**Problem:** Each line of the records that holds the word "epsilon" should be copied out.

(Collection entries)

------

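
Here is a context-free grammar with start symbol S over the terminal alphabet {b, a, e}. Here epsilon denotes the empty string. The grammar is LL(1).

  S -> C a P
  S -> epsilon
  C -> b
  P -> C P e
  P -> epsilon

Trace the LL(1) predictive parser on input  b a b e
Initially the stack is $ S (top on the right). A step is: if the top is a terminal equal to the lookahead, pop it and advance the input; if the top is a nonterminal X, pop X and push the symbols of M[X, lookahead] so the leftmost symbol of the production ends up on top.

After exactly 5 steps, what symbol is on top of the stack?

C

     Stack    Input      Action
  1  $ S      b a b e $  expand S -> C a P
  2  $ P a C  b a b e $  expand C -> b
  3  $ P a b  b a b e $  match b
  4  $ P a    a b e $    match a
  5  $ P      b e $      expand P -> C P e
Stack after step 5: $ e P C (top = C).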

------

**Solution for this task:**
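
Here is a context-free grammar with start symbol S over the terminal alphabet {b, a, e}. Here epsilon denotes the empty string. The grammar is LL(1).
  S -> epsilon
  P -> epsilon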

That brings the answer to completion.